-- DATA TO USE follows --
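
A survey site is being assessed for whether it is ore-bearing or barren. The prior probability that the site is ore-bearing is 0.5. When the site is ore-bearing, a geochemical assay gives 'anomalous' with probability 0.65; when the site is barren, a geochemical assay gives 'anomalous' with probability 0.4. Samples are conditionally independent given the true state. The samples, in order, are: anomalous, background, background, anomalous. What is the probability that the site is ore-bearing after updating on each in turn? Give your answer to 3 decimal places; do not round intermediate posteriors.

Each posterior becomes the prior for the next update.
After 'anomalous': P(ore) = 0.65·0.5000 / (0.65·0.5000 + 0.4·0.5000) ≈ 0.6190
After 'background': P(ore) = 0.35·0.6190 / (0.35·0.6190 + 0.6·0.3810) ≈ 0.4866
After 'background': P(ore) = 0.35·0.4866 / (0.35·0.4866 + 0.6·0.5134) ≈ 0.3561
After 'anomalous': P(ore) = 0.65·0.3561 / (0.65·0.3561 + 0.4·0.6439) ≈ 0.4733

0.473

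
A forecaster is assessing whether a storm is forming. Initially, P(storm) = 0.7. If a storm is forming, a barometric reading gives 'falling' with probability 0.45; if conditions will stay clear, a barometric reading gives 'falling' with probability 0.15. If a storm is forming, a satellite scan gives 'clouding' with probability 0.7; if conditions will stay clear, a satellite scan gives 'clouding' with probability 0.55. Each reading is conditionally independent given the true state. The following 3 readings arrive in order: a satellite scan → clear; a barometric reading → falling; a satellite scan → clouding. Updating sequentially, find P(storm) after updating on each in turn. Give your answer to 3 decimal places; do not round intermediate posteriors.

After a satellite scan='clear': P(storm) = 0.3·0.7000 / (0.3·0.7000 + 0.45·0.3000) ≈ 0.6087
After a barometric reading='falling': P(storm) = 0.45·0.6087 / (0.45·0.6087 + 0.15·0.3913) ≈ 0.8235
After a satellite scan='clouding': P(storm) = 0.7·0.8235 / (0.7·0.8235 + 0.55·0.1765) ≈ 0.8559

0.856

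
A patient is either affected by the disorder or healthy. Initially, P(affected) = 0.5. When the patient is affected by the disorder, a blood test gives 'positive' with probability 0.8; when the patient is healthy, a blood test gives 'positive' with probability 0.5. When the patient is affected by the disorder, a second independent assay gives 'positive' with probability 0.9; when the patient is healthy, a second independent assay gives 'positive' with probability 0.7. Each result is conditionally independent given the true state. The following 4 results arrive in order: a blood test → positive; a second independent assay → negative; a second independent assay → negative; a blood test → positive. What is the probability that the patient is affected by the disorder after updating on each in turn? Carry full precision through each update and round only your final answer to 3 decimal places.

0.221

After a blood test='positive': P(affected) = 0.8·0.5000 / (0.8·0.5000 + 0.5·0.5000) ≈ 0.6154
After a second independent assay='negative': P(affected) = 0.1·0.6154 / (0.1·0.6154 + 0.3·0.3846) ≈ 0.3478
After a second independent assay='negative': P(affected) = 0.1·0.3478 / (0.1·0.3478 + 0.3·0.6522) ≈ 0.1509
After a blood test='positive': P(affected) = 0.8·0.1509 / (0.8·0.1509 + 0.5·0.8491) ≈ 0.2215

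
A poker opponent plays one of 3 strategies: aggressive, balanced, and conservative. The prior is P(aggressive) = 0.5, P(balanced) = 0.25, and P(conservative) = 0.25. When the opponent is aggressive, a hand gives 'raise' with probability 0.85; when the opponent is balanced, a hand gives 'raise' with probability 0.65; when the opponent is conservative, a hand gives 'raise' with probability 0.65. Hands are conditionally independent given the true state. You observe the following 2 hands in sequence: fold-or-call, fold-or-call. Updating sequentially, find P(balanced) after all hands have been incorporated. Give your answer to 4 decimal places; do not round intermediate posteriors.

Apply Bayes' rule sequentially, carrying P(balanced) forward.
After 'fold-or-call': normaliser = 0.15·0.5000 + 0.35·0.2500 + 0.35·0.2500; P(aggressive) ≈ 0.3000, P(balanced) ≈ 0.3500, P(conservative) ≈ 0.3500
After 'fold-or-call': normaliser = 0.15·0.3000 + 0.35·0.3500 + 0.35·0.3500; P(aggressive) ≈ 0.1552, P(balanced) ≈ 0.4224, P(conservative) ≈ 0.4224

0.4224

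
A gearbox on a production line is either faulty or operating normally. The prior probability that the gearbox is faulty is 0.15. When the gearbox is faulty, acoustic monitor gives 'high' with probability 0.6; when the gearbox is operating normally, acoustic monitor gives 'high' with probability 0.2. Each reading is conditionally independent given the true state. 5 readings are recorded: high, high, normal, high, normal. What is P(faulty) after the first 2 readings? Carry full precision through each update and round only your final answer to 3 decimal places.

After 'high': P(faulty) = 0.6·0.1500 / (0.6·0.1500 + 0.2·0.8500) ≈ 0.3462
After 'high': P(faulty) = 0.6·0.3462 / (0.6·0.3462 + 0.2·0.6538) ≈ 0.6136

0.614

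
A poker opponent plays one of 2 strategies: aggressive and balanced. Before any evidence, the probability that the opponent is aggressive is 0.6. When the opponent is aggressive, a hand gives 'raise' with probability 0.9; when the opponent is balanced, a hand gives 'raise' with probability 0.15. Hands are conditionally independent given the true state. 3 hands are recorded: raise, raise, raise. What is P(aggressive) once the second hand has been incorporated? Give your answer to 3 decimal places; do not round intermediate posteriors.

After 'raise': P(aggressive) = 0.9·0.6000 / (0.9·0.6000 + 0.15·0.4000) ≈ 0.9000
After 'raise': P(aggressive) = 0.9·0.9000 / (0.9·0.9000 + 0.15·0.1000) ≈ 0.9818

0.982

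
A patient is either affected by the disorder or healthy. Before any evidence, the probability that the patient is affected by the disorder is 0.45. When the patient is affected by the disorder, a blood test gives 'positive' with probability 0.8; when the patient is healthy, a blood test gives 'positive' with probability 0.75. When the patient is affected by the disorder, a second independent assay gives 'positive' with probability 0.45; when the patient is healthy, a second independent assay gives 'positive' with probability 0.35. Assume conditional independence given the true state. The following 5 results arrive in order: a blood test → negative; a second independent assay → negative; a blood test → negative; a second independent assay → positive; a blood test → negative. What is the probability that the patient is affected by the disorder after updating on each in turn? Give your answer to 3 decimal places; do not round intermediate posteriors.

After a blood test='negative': P(affected) = 0.2·0.4500 / (0.2·0.4500 + 0.25·0.5500) ≈ 0.3956
After a second independent assay='negative': P(affected) = 0.55·0.3956 / (0.55·0.3956 + 0.65·0.6044) ≈ 0.3564
After a blood test='negative': P(affected) = 0.2·0.3564 / (0.2·0.3564 + 0.25·0.6436) ≈ 0.3070
After a second independent assay='positive': P(affected) = 0.45·0.3070 / (0.45·0.3070 + 0.35·0.6930) ≈ 0.3629
After a blood test='negative': P(affected) = 0.2·0.3629 / (0.2·0.3629 + 0.25·0.6371) ≈ 0.3131

0.313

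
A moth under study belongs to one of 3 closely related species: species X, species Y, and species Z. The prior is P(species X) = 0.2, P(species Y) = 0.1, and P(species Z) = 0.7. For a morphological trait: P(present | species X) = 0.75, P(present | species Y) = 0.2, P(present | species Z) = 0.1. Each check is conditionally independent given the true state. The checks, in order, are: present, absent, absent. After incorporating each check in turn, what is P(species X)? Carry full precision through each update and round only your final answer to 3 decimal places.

After 'present': normaliser = 0.75·0.2000 + 0.2·0.1000 + 0.1·0.7000; P(species X) ≈ 0.6250, P(species Y) ≈ 0.0833, P(species Z) ≈ 0.2917
After 'absent': normaliser = 0.25·0.6250 + 0.8·0.0833 + 0.9·0.2917; P(species X) ≈ 0.3219, P(species Y) ≈ 0.1373, P(species Z) ≈ 0.5408
After 'absent': normaliser = 0.25·0.3219 + 0.8·0.1373 + 0.9·0.5408; P(species X) ≈ 0.1189, P(species Y) ≈ 0.1623, P(species Z) ≈ 0.7189

0.119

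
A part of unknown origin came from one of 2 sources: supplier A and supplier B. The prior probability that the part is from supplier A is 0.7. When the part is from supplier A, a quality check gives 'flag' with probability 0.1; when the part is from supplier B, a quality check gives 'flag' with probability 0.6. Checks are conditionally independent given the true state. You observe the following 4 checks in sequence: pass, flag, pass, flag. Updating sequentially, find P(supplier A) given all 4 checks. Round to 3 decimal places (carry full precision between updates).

After 'pass': P(supplier A) = 0.9·0.7000 / (0.9·0.7000 + 0.4·0.3000) ≈ 0.8400
After 'flag': P(supplier A) = 0.1·0.8400 / (0.1·0.8400 + 0.6·0.1600) ≈ 0.4667
After 'pass': P(supplier A) = 0.9·0.4667 / (0.9·0.4667 + 0.4·0.5333) ≈ 0.6632
After 'flag': P(supplier A) = 0.1·0.6632 / (0.1·0.6632 + 0.6·0.3368) ≈ 0.2471

0.247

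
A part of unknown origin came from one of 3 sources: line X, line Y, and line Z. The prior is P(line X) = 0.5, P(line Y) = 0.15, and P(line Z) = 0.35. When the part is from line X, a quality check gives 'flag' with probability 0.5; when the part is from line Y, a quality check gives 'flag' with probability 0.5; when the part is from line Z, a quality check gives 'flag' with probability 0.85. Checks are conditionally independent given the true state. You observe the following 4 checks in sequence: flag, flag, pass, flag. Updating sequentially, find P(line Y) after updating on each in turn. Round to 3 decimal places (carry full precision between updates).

Apply Bayes' rule sequentially, carrying P(line Y) forward.
After 'flag': normaliser = 0.5·0.5000 + 0.5·0.1500 + 0.85·0.3500; P(line X) ≈ 0.4016, P(line Y) ≈ 0.1205, P(line Z) ≈ 0.4779
After 'flag': normaliser = 0.5·0.4016 + 0.5·0.1205 + 0.85·0.4779; P(line X) ≈ 0.3009, P(line Y) ≈ 0.0903, P(line Z) ≈ 0.6088
After 'pass': normaliser = 0.5·0.3009 + 0.5·0.0903 + 0.15·0.6088; P(line X) ≈ 0.5244, P(line Y) ≈ 0.1573, P(line Z) ≈ 0.3183
After 'flag': normaliser = 0.5·0.5244 + 0.5·0.1573 + 0.85·0.3183; P(line X) ≈ 0.4289, P(line Y) ≈ 0.1287, P(line Z) ≈ 0.4425

0.129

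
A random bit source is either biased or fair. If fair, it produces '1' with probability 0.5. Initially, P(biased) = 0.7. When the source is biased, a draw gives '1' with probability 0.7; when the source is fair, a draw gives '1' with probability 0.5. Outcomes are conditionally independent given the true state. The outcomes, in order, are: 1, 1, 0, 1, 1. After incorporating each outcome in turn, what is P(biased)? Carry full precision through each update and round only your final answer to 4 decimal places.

0.8432

Each posterior becomes the prior for the next update.
After '1': P(biased) = 0.7·0.7000 / (0.7·0.7000 + 0.5·0.3000) ≈ 0.7656
After '1': P(biased) = 0.7·0.7656 / (0.7·0.7656 + 0.5·0.2344) ≈ 0.8206
After '0': P(biased) = 0.3·0.8206 / (0.3·0.8206 + 0.5·0.1794) ≈ 0.7329
After '1': P(biased) = 0.7·0.7329 / (0.7·0.7329 + 0.5·0.2671) ≈ 0.7935
After '1': P(biased) = 0.7·0.7935 / (0.7·0.7935 + 0.5·0.2065) ≈ 0.8432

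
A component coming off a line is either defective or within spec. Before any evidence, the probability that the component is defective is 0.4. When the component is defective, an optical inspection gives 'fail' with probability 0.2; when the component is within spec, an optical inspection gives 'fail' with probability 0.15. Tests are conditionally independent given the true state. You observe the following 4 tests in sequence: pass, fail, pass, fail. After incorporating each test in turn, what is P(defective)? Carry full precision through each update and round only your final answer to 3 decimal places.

Each posterior becomes the prior for the next update.
After 'pass': P(defective) = 0.8·0.4000 / (0.8·0.4000 + 0.85·0.6000) ≈ 0.3855
After 'fail': P(defective) = 0.2·0.3855 / (0.2·0.3855 + 0.15·0.6145) ≈ 0.4555
After 'pass': P(defective) = 0.8·0.4555 / (0.8·0.4555 + 0.85·0.5445) ≈ 0.4405
After 'fail': P(defective) = 0.2·0.4405 / (0.2·0.4405 + 0.15·0.5595) ≈ 0.5122

0.512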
-- DATA TO USE concluded --
## [THE PROBLEM]
A faithful copy is required of the lines from the one with "A component coming" through the last line of the data; please add nothing.

## [OUTPUT BELOW]
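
A component coming off a line is either defective or within spec. Before any evidence, the probability that the component is defective is 0.4. When the component is defective, an optical inspection gives 'fail' with probability 0.2; when the component is within spec, an optical inspection gives 'fail' with probability 0.15. Tests are conditionally independent given the true state. You observe the following 4 tests in sequence: pass, fail, pass, fail. After incorporating each test in turn, what is P(defective)? Carry full precision through each update and round only your final answer to 3 decimal places.

Each posterior becomes the prior for the next update.
After 'pass': P(defective) = 0.8·0.4000 / (0.8·0.4000 + 0.85·0.6000) ≈ 0.3855
After 'fail': P(defective) = 0.2·0.3855 / (0.2·0.3855 + 0.15·0.6145) ≈ 0.4555
After 'pass': P(defective) = 0.8·0.4555 / (0.8·0.4555 + 0.85·0.5445) ≈ 0.4405
After 'fail': P(defective) = 0.2·0.4405 / (0.2·0.4405 + 0.15·0.5595) ≈ 0.5122

0.512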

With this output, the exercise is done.